WORK TASK:
Produce a copy of every line in the records that holds the string "time".

········

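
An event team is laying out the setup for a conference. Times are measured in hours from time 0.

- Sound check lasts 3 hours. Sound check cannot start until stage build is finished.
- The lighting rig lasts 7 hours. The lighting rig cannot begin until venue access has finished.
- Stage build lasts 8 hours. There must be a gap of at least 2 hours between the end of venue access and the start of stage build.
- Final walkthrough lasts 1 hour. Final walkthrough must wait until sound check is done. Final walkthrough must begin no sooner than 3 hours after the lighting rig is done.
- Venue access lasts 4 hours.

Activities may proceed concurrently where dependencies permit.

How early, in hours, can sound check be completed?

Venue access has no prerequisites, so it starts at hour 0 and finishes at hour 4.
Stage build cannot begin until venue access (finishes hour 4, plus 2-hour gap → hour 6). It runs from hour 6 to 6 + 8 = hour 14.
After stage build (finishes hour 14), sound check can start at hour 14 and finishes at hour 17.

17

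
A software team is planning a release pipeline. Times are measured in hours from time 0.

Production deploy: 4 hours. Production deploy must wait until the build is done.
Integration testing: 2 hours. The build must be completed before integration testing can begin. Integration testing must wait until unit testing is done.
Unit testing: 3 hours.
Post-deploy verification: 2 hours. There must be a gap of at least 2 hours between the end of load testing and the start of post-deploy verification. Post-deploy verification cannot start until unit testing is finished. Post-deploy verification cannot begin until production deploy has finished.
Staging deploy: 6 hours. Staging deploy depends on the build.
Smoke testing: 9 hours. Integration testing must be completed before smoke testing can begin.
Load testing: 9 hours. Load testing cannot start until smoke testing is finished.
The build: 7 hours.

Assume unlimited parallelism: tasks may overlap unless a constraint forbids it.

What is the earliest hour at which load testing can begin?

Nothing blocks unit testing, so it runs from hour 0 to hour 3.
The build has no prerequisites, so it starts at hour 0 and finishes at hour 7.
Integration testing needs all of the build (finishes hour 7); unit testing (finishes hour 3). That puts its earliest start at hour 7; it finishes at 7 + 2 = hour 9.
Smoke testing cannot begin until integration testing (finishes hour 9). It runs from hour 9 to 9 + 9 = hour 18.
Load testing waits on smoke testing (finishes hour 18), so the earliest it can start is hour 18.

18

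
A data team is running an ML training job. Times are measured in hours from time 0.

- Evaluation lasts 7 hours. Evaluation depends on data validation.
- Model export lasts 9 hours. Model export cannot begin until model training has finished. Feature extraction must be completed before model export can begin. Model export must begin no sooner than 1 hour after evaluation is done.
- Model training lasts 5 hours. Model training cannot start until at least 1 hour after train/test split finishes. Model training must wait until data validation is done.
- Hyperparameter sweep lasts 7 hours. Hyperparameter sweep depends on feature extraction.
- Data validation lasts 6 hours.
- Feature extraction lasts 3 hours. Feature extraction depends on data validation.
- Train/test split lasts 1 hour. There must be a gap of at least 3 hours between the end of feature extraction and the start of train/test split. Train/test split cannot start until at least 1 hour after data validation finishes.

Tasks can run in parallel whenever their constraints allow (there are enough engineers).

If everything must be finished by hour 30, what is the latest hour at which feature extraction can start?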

········

TASK RESPONSE:
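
An event team is laying out the setup for a conference. Times are measured in hours from time 0.
A software team is planning a release pipeline. Times are measured in hours from time 0.
A data team is running an ML training job. Times are measured in hours from time 0.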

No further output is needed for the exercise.